Stored data:
________________________

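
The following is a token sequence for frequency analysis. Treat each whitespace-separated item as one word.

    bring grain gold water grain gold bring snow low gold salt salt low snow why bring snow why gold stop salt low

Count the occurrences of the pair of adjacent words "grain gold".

2

Scanning the 21 overlapping bigram windows for "grain gold":
  position 2–3: grain gold
  position 5–6: grain gold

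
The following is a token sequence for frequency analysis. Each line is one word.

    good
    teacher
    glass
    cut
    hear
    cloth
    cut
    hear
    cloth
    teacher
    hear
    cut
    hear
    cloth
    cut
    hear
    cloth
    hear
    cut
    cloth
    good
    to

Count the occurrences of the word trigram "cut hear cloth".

4

Scanning the 20 overlapping trigram windows for "cut hear cloth":
  position 4–6: cut hear cloth
  position 7–9: cut hear cloth
  position 12–14: cut hear cloth
  position 15–17: cut hear cloth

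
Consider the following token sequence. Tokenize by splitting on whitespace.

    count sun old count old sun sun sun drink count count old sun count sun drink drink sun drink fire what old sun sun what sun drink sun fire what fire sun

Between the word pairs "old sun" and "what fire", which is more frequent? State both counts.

"old sun": 3 occurrences
"what fire": 1 occurrence

"old sun" (3 vs 1)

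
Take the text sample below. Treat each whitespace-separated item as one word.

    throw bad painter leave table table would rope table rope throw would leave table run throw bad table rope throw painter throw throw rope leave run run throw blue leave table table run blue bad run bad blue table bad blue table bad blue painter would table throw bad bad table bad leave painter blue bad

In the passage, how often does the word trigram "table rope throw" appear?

Scanning the 54 overlapping trigram windows for "table rope throw":
  position 9–11: table rope throw
  position 18–20: table rope throw

2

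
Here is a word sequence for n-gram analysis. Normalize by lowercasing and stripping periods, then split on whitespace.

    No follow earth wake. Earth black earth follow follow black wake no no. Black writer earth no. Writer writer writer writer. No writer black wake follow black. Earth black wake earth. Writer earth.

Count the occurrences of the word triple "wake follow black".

1

Scanning the 31 overlapping trigram windows for "wake follow black":
  position 25–27: wake follow black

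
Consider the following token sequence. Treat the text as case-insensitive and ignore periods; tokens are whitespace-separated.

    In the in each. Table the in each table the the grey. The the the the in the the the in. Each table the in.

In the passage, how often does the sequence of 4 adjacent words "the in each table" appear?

3

Scanning the 22 overlapping 4-gram windows for "the in each table":
  position 2–5: the in each table
  position 6–9: the in each table
  position 20–23: the in each table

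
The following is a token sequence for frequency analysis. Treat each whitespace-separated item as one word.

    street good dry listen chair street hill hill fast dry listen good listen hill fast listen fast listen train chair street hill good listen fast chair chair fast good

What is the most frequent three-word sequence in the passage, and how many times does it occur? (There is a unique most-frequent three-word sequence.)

Trigram frequencies (highest first):
  chair street hill: 2
  street good dry: 1
  good dry listen: 1
  dry listen chair: 1
  listen chair street: 1
  street hill hill: 1
  … (20 more, each ≤ 1)

"chair street hill", 2 times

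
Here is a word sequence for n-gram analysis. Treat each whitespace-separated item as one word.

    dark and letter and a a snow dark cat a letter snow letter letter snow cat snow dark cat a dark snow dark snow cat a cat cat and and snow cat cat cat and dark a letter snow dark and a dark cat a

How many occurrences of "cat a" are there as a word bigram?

4

Scanning the 44 overlapping bigram windows for "cat a":
  position 9–10: cat a
  position 19–20: cat a
  position 25–26: cat a
  position 44–45: cat a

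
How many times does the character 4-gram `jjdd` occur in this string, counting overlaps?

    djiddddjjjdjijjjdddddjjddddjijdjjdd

3

Sliding a length-4 window over the 35 characters (32 positions):
  position 15–18: jjdd
  position 22–25: jjdd
  position 32–35: jjdd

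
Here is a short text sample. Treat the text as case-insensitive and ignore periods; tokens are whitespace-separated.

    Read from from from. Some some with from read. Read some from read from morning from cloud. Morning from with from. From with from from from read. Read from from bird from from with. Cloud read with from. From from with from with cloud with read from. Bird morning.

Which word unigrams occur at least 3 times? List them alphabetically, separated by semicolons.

cloud; from; morning; read; some; with

Unigram counts meeting the condition (at least 3 times):
  cloud: 3
  from: 22
  morning: 3
  read: 8
  some: 3
  with: 8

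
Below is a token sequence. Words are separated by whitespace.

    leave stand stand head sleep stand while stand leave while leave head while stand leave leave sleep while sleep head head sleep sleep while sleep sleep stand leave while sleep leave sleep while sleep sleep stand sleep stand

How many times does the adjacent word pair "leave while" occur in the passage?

Scanning the 37 overlapping bigram windows for "leave while":
  position 9–10: leave while
  position 28–29: leave while

2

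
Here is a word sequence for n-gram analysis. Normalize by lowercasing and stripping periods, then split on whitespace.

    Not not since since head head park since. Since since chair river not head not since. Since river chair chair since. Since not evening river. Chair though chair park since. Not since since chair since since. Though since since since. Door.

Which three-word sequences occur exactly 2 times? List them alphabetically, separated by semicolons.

Trigram counts meeting the condition (exactly 2 times):
  chair since since: 2
  since since chair: 2
  since since since: 2

chair since since; since since chair; since since since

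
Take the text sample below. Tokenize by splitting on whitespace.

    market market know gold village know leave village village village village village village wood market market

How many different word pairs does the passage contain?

10

16 tokens → 15 bigram windows in total.
Repeated bigrams (each contributes count−1 duplicates):
  village village: 5
  market market: 2
5 duplicate windows → 15 − 5 = 10 distinct.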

________________________

INSTRUCTIONS TO FOLLOW:
All lines above in which the word "item" occurs should be identified and copied.

TASK RESULT:
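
The following is a token sequence for frequency analysis. Treat each whitespace-separated item as one word.
Take the text sample below. Treat each whitespace-separated item as one word.
The following is a token sequence for frequency analysis. Treat each whitespace-separated item as one word.
Here is a word sequence for n-gram analysis. Treat each whitespace-separated item as one word.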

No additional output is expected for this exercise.